### The task
Once the line holding "In the Goodstein sequence for n = 11, what" is found in the listing below, write it out and each later line exactly, up to and including the one holding "Goodstein's process from base 4: set".

══════

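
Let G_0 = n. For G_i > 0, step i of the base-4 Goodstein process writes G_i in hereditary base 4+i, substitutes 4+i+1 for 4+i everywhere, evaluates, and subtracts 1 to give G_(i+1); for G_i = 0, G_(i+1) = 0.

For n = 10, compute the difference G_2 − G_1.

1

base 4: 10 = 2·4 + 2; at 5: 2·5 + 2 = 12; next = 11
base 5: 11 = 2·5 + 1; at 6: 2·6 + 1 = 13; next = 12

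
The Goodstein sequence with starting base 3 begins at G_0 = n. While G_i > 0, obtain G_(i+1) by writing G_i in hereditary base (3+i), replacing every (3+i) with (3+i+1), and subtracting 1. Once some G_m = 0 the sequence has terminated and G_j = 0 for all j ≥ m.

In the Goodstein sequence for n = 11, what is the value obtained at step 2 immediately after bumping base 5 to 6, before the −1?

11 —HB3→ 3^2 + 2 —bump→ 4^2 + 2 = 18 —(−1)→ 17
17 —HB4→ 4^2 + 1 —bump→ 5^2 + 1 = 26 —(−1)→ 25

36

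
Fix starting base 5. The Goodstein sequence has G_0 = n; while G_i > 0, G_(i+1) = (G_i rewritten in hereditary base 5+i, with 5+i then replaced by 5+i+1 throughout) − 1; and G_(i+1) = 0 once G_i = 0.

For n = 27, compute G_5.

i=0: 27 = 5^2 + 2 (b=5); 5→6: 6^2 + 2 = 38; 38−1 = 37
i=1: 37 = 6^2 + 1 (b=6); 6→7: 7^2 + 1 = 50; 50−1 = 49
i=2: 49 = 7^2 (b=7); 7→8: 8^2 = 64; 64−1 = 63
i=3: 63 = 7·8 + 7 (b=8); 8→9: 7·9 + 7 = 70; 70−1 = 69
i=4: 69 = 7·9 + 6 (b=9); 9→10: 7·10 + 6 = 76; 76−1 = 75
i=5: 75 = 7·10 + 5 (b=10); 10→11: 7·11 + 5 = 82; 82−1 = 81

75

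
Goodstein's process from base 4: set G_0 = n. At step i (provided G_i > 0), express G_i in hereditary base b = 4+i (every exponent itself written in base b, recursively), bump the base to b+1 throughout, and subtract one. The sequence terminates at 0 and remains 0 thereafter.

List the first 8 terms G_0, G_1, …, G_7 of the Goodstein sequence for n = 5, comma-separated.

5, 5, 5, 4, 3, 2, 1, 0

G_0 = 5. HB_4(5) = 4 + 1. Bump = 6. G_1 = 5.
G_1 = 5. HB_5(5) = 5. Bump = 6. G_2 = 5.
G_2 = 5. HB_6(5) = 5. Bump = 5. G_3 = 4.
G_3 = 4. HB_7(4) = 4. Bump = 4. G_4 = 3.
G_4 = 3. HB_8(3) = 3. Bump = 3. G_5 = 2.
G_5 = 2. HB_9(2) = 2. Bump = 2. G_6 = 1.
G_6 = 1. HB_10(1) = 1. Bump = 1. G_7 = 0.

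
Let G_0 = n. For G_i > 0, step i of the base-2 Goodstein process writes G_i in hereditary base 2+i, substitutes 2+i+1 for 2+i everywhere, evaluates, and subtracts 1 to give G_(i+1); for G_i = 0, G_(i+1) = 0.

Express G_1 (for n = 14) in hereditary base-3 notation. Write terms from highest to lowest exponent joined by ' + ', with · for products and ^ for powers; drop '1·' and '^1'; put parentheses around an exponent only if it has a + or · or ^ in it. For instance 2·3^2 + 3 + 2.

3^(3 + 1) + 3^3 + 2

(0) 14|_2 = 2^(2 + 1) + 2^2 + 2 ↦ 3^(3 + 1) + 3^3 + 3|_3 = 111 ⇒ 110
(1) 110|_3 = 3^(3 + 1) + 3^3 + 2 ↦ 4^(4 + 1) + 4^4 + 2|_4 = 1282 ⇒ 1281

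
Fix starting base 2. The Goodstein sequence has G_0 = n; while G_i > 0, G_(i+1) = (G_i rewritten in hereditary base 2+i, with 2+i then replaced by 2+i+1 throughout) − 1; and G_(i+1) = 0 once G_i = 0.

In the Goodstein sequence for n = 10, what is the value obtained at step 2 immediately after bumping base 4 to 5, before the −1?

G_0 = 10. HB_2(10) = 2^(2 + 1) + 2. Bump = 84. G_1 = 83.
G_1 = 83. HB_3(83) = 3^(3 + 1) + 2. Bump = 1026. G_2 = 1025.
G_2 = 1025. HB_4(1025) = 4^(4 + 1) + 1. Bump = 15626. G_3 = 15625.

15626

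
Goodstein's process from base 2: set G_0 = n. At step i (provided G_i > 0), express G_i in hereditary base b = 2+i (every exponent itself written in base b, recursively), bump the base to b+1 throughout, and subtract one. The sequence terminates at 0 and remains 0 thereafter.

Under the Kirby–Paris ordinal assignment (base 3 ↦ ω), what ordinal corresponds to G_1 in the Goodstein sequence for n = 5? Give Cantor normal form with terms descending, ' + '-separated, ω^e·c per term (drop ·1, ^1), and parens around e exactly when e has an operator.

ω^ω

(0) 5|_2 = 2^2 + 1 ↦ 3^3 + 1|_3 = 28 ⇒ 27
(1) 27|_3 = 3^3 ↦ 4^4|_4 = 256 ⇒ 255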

══════

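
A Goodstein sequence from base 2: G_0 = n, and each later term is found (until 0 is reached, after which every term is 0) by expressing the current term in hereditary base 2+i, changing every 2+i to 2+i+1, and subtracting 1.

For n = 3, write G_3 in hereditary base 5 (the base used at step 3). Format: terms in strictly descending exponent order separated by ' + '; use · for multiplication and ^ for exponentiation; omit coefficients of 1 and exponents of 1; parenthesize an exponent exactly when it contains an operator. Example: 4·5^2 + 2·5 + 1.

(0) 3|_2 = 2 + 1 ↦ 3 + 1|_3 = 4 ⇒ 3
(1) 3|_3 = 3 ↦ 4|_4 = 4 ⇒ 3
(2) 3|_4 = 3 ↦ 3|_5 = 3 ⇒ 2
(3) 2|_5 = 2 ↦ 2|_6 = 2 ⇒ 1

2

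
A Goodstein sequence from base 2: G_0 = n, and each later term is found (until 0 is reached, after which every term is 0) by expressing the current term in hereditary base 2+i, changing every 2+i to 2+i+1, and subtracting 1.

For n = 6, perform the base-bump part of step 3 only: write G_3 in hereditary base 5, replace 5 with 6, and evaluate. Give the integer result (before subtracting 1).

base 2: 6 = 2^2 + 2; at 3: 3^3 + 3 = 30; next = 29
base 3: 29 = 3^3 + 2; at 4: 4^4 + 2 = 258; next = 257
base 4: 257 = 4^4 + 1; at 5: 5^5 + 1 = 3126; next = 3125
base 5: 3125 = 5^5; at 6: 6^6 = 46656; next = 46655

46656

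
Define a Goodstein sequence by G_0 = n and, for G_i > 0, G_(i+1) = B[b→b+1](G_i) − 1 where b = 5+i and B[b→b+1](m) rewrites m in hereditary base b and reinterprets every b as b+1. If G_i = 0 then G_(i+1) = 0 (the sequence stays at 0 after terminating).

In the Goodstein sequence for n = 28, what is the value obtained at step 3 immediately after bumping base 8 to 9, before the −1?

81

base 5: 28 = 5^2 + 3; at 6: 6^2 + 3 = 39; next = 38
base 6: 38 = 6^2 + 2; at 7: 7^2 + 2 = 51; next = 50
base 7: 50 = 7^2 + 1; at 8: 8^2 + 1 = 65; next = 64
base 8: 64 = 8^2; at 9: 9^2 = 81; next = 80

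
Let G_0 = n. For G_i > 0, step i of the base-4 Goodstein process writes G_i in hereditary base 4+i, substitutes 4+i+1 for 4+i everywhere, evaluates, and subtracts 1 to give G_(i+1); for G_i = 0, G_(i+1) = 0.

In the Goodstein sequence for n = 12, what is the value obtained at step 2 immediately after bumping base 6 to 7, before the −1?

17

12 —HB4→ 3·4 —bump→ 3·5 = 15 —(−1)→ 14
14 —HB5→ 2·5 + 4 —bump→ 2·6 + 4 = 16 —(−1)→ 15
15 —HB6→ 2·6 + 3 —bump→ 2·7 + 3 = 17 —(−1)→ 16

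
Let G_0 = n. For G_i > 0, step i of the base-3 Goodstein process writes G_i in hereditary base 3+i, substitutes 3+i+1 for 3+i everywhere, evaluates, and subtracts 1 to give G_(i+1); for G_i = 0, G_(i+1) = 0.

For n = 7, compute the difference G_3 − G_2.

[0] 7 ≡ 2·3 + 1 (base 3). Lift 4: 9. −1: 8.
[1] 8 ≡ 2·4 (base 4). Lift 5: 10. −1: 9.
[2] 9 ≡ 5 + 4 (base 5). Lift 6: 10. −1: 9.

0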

══════

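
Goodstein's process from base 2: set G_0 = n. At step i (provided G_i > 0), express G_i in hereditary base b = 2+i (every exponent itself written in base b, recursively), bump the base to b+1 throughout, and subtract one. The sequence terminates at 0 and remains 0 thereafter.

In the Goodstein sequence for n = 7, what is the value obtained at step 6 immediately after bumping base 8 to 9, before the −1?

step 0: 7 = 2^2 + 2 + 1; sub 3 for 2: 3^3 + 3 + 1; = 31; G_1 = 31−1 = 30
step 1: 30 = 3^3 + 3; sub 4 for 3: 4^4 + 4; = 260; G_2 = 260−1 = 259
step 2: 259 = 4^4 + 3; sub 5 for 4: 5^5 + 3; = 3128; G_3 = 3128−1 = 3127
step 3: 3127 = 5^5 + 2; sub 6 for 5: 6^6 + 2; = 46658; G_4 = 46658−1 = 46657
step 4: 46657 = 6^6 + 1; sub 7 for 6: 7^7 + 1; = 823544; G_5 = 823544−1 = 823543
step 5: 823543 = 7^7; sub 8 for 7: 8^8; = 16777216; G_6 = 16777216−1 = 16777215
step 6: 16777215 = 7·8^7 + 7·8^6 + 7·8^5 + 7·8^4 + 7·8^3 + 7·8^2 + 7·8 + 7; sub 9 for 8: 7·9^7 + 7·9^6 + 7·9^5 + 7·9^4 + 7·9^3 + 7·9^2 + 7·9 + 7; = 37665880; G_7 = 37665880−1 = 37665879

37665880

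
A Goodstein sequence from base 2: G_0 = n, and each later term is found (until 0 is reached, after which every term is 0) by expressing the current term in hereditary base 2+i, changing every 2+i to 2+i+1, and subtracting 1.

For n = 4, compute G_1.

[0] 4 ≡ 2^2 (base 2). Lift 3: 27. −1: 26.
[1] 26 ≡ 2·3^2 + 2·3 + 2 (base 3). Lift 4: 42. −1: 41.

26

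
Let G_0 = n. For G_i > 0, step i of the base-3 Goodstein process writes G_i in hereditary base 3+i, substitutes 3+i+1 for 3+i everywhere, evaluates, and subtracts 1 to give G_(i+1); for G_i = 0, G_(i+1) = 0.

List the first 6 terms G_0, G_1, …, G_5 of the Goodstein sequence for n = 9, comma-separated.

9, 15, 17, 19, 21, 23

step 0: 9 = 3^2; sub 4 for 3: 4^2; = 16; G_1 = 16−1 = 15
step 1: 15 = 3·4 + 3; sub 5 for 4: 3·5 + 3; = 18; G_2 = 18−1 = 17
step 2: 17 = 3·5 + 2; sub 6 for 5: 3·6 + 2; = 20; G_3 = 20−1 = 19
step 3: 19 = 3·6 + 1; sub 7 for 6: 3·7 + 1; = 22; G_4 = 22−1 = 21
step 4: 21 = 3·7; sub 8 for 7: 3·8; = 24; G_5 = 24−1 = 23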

══════

### Response area
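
In the Goodstein sequence for n = 11, what is the value obtained at step 2 immediately after bumping base 5 to 6, before the −1?

11 —HB3→ 3^2 + 2 —bump→ 4^2 + 2 = 18 —(−1)→ 17
17 —HB4→ 4^2 + 1 —bump→ 5^2 + 1 = 26 —(−1)→ 25

36

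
Fix starting base 5. The Goodstein sequence has G_0 = n; while G_i > 0, G_(i+1) = (G_i rewritten in hereditary base 5+i, with 5+i then replaced by 5+i+1 throughout) − 1; and G_(i+1) = 0 once G_i = 0.

For n = 27, compute G_5.

i=0: 27 = 5^2 + 2 (b=5); 5→6: 6^2 + 2 = 38; 38−1 = 37
i=1: 37 = 6^2 + 1 (b=6); 6→7: 7^2 + 1 = 50; 50−1 = 49
i=2: 49 = 7^2 (b=7); 7→8: 8^2 = 64; 64−1 = 63
i=3: 63 = 7·8 + 7 (b=8); 8→9: 7·9 + 7 = 70; 70−1 = 69
i=4: 69 = 7·9 + 6 (b=9); 9→10: 7·10 + 6 = 76; 76−1 = 75
i=5: 75 = 7·10 + 5 (b=10); 10→11: 7·11 + 5 = 82; 82−1 = 81

75

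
Goodstein's process from base 4: set G_0 = n. At step i (provided G_i > 0), express G_i in hereditary base b = 4+i (every exponent itself written in base b, recursively), bump the base to b+1 throughout, and subtract one. The sequence terminates at 0 and remains 0 thereafter.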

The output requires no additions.